*The problem*: Repeat all of the data exactly. Leave nothing out.

*Records for this task*:
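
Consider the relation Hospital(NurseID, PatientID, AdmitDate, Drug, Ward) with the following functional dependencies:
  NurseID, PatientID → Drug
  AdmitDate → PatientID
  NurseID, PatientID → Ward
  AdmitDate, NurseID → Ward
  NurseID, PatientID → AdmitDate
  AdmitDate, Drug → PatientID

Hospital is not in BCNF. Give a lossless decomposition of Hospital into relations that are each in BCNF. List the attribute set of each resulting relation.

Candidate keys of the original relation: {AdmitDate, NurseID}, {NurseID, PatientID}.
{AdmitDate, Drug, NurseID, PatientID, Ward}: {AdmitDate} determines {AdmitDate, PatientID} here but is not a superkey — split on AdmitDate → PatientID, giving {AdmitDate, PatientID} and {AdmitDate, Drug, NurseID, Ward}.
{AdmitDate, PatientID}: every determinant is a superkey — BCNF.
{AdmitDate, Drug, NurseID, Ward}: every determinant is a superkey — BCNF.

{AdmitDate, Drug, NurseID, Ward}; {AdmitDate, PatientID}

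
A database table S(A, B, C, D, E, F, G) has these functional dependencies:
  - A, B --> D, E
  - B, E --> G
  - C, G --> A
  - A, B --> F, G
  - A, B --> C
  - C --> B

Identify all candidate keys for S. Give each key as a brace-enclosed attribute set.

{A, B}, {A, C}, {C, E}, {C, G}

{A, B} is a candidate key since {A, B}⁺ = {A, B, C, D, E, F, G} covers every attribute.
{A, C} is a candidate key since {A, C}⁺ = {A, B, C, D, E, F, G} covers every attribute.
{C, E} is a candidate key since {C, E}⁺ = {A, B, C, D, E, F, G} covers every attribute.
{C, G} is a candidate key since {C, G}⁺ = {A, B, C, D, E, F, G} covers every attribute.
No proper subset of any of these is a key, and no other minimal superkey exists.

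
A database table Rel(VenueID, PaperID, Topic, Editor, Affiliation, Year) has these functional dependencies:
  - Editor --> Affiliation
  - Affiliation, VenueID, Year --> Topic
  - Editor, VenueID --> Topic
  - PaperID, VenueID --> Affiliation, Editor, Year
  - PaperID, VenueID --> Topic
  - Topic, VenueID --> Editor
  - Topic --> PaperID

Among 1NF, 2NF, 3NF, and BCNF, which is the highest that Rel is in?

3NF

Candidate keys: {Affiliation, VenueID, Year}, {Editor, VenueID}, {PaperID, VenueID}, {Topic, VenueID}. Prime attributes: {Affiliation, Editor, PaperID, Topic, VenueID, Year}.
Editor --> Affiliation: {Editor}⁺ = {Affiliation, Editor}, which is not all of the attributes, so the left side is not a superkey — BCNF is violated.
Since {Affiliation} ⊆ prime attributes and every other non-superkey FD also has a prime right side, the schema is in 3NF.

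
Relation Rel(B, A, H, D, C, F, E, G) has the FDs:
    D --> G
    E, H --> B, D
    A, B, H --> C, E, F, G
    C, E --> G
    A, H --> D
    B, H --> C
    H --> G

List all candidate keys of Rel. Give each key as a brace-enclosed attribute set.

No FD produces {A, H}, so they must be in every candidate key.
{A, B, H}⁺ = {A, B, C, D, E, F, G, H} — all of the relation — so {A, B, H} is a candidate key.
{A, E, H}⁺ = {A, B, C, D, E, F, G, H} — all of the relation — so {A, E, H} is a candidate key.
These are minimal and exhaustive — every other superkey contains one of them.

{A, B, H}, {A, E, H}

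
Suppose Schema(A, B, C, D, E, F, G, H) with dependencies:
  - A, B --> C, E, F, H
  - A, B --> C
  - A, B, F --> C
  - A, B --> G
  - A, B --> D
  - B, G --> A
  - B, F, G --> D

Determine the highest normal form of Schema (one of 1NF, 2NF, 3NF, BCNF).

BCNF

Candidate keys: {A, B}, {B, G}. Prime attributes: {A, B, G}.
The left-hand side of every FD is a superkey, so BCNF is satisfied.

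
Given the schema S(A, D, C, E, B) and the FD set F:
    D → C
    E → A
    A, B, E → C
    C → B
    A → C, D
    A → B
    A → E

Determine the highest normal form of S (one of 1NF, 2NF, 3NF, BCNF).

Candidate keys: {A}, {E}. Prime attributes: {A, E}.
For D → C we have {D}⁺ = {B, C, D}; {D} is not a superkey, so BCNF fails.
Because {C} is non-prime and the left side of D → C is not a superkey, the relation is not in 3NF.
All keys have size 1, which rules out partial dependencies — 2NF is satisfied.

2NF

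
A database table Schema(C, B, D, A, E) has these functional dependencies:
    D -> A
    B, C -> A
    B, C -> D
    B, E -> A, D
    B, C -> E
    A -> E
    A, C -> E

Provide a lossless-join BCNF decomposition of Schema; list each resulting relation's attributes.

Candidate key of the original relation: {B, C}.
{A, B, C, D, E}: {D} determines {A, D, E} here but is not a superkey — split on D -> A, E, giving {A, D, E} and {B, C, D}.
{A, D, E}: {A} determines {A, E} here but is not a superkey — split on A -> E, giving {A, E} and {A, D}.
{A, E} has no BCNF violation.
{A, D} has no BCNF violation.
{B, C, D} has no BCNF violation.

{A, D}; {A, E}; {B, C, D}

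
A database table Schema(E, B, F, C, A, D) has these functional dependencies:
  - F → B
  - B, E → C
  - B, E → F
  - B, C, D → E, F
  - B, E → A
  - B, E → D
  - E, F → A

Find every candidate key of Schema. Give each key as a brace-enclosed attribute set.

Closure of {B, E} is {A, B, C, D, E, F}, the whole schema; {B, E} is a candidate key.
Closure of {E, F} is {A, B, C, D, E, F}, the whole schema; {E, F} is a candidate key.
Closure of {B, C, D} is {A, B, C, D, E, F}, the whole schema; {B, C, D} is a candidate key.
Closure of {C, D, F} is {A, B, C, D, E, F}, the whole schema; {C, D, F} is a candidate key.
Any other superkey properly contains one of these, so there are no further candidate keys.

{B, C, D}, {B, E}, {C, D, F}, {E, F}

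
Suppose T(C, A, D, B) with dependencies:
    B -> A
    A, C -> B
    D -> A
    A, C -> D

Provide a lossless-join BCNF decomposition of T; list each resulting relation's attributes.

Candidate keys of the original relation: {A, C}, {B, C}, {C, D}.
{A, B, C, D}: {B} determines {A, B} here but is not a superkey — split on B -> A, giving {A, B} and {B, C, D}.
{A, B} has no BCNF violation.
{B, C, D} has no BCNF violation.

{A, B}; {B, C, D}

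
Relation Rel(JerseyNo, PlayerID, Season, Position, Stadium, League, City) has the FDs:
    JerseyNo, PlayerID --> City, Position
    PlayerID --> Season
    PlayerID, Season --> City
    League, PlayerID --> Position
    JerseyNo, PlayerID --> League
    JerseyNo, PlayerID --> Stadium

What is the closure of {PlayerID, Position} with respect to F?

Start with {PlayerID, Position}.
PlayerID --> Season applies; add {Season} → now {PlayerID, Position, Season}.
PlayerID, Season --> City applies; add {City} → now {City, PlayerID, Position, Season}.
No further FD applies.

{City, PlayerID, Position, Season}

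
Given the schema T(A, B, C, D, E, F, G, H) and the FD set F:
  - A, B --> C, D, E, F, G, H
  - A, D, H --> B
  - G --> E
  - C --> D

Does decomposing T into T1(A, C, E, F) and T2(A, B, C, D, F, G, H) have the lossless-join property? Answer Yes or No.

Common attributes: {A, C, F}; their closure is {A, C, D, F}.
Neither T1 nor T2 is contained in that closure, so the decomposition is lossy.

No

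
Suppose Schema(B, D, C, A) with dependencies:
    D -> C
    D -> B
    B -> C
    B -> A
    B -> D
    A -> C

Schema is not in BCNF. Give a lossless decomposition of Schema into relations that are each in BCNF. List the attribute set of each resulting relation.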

*Result of this exercise*:
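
Consider the relation Hospital(NurseID, PatientID, AdmitDate, Drug, Ward) with the following functional dependencies:
  NurseID, PatientID → Drug
  AdmitDate → PatientID
  NurseID, PatientID → Ward
  AdmitDate, NurseID → Ward
  NurseID, PatientID → AdmitDate
  AdmitDate, Drug → PatientID

Hospital is not in BCNF. Give a lossless decomposition of Hospital into relations that are each in BCNF. List the attribute set of each resulting relation.

Candidate keys of the original relation: {AdmitDate, NurseID}, {NurseID, PatientID}.
{AdmitDate, Drug, NurseID, PatientID, Ward}: {AdmitDate} determines {AdmitDate, PatientID} here but is not a superkey — split on AdmitDate → PatientID, giving {AdmitDate, PatientID} and {AdmitDate, Drug, NurseID, Ward}.
{AdmitDate, PatientID}: every determinant is a superkey — BCNF.
{AdmitDate, Drug, NurseID, Ward}: every determinant is a superkey — BCNF.

{AdmitDate, Drug, NurseID, Ward}; {AdmitDate, PatientID}

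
A database table S(A, B, C, D, E, F, G) has these functional dependencies:
  - A, B --> D, E
  - B, E --> G
  - C, G --> A
  - A, B --> F, G
  - A, B --> C
  - C --> B

Identify all candidate keys for S. Give each key as a brace-enclosed attribute set.

{A, B}, {A, C}, {C, E}, {C, G}

{A, B} is a candidate key since {A, B}⁺ = {A, B, C, D, E, F, G} covers every attribute.
{A, C} is a candidate key since {A, C}⁺ = {A, B, C, D, E, F, G} covers every attribute.
{C, E} is a candidate key since {C, E}⁺ = {A, B, C, D, E, F, G} covers every attribute.
{C, G} is a candidate key since {C, G}⁺ = {A, B, C, D, E, F, G} covers every attribute.
No proper subset of any of these is a key, and no other minimal superkey exists.

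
A database table Rel(VenueID, PaperID, Topic, Editor, Affiliation, Year) has these functional dependencies:
  - Editor --> Affiliation
  - Affiliation, VenueID, Year --> Topic
  - Editor, VenueID --> Topic
  - PaperID, VenueID --> Affiliation, Editor, Year
  - PaperID, VenueID --> Topic
  - Topic, VenueID --> Editor
  - Topic --> PaperID

Among 1NF, 2NF, 3NF, and BCNF, which is the highest that Rel is in?

3NF

Candidate keys: {Affiliation, VenueID, Year}, {Editor, VenueID}, {PaperID, VenueID}, {Topic, VenueID}. Prime attributes: {Affiliation, Editor, PaperID, Topic, VenueID, Year}.
Editor --> Affiliation: {Editor}⁺ = {Affiliation, Editor}, which is not all of the attributes, so the left side is not a superkey — BCNF is violated.
Since {Affiliation} ⊆ prime attributes and every other non-superkey FD also has a prime right side, the schema is in 3NF.

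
Relation Rel(B, A, H, D, C, F, E, G) has the FDs:
    D --> G
    E, H --> B, D
    A, B, H --> C, E, F, G
    C, E --> G
    A, H --> D
    B, H --> C
    H --> G

List all candidate keys of Rel. Give each key as a brace-enclosed attribute set.

No FD produces {A, H}, so they must be in every candidate key.
{A, B, H}⁺ = {A, B, C, D, E, F, G, H} — all of the relation — so {A, B, H} is a candidate key.
{A, E, H}⁺ = {A, B, C, D, E, F, G, H} — all of the relation — so {A, E, H} is a candidate key.
These are minimal and exhaustive — every other superkey contains one of them.

{A, B, H}, {A, E, H}

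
Suppose Schema(A, B, C, D, E, F, G, H) with dependencies:
  - A, B --> C, E, F, H
  - A, B --> C
  - A, B, F --> C
  - A, B --> G
  - A, B --> D
  - B, G --> A
  - B, F, G --> D

Determine the highest normal form of Schema (one of 1NF, 2NF, 3NF, BCNF).

BCNF

Candidate keys: {A, B}, {B, G}. Prime attributes: {A, B, G}.
The left-hand side of every FD is a superkey, so BCNF is satisfied.

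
Given the schema S(A, D, C, E, B) and the FD set F:
    D → C
    E → A
    A, B, E → C
    C → B
    A → C, D
    A → B
    A → E

Determine the highest normal form of S (one of 1NF, 2NF, 3NF, BCNF).

Candidate keys: {A}, {E}. Prime attributes: {A, E}.
For D → C we have {D}⁺ = {B, C, D}; {D} is not a superkey, so BCNF fails.
Because {C} is non-prime and the left side of D → C is not a superkey, the relation is not in 3NF.
All keys have size 1, which rules out partial dependencies — 2NF is satisfied.

2NF

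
A database table Schema(C, B, D, A, E) has these functional dependencies:
    D -> A
    B, C -> A
    B, C -> D
    B, E -> A, D
    B, C -> E
    A -> E
    A, C -> E

Provide a lossless-join BCNF decomposition of Schema; list each resulting relation's attributes.

Candidate key of the original relation: {B, C}.
{A, B, C, D, E}: {D} determines {A, D, E} here but is not a superkey — split on D -> A, E, giving {A, D, E} and {B, C, D}.
{A, D, E}: {A} determines {A, E} here but is not a superkey — split on A -> E, giving {A, E} and {A, D}.
{A, E} has no BCNF violation.
{A, D} has no BCNF violation.
{B, C, D} has no BCNF violation.

{A, D}; {A, E}; {B, C, D}

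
A database table Schema(E, B, F, C, A, D) has these functional dependencies:
  - F → B
  - B, E → C
  - B, E → F
  - B, C, D → E, F
  - B, E → A
  - B, E → D
  - E, F → A

Find every candidate key of Schema. Give each key as a brace-enclosed attribute set.

Closure of {B, E} is {A, B, C, D, E, F}, the whole schema; {B, E} is a candidate key.
Closure of {E, F} is {A, B, C, D, E, F}, the whole schema; {E, F} is a candidate key.
Closure of {B, C, D} is {A, B, C, D, E, F}, the whole schema; {B, C, D} is a candidate key.
Closure of {C, D, F} is {A, B, C, D, E, F}, the whole schema; {C, D, F} is a candidate key.
Any other superkey properly contains one of these, so there are no further candidate keys.

{B, C, D}, {B, E}, {C, D, F}, {E, F}

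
Suppose T(C, A, D, B) with dependencies:
    B -> A
    A, C -> B
    D -> A
    A, C -> D

Provide a lossless-join BCNF decomposition of T; list each resulting relation's attributes.

Candidate keys of the original relation: {A, C}, {B, C}, {C, D}.
{A, B, C, D}: {B} determines {A, B} here but is not a superkey — split on B -> A, giving {A, B} and {B, C, D}.
{A, B} has no BCNF violation.
{B, C, D} has no BCNF violation.

{A, B}; {B, C, D}

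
Relation Rel(JerseyNo, PlayerID, Season, Position, Stadium, League, City) has the FDs:
    JerseyNo, PlayerID --> City, Position
    PlayerID --> Season
    PlayerID, Season --> City
    League, PlayerID --> Position
    JerseyNo, PlayerID --> League
    JerseyNo, PlayerID --> Stadium

What is the closure of {PlayerID, Position} with respect to F?

Start with {PlayerID, Position}.
PlayerID --> Season applies; add {Season} → now {PlayerID, Position, Season}.
PlayerID, Season --> City applies; add {City} → now {City, PlayerID, Position, Season}.
No further FD applies.

{City, PlayerID, Position, Season}

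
Given the schema T(A, B, C, D, E, F, G, H) and the FD set F:
  - A, B --> C, D, E, F, G, H
  - A, D, H --> B
  - G --> E
  - C --> D

Does decomposing T into T1(A, C, E, F) and T2(A, B, C, D, F, G, H) have the lossless-join property? Answer Yes or No.

Common attributes: {A, C, F}; their closure is {A, C, D, F}.
Neither T1 nor T2 is contained in that closure, so the decomposition is lossy.

No

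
Suppose Schema(B, D, C, A) with dependencies:
    D -> C
    D -> B
    B -> C
    B -> A
    B -> D
    A -> C

Schema is not in BCNF. Give a lossless decomposition of Schema into relations that are each in BCNF. List the attribute set of each resulting relation.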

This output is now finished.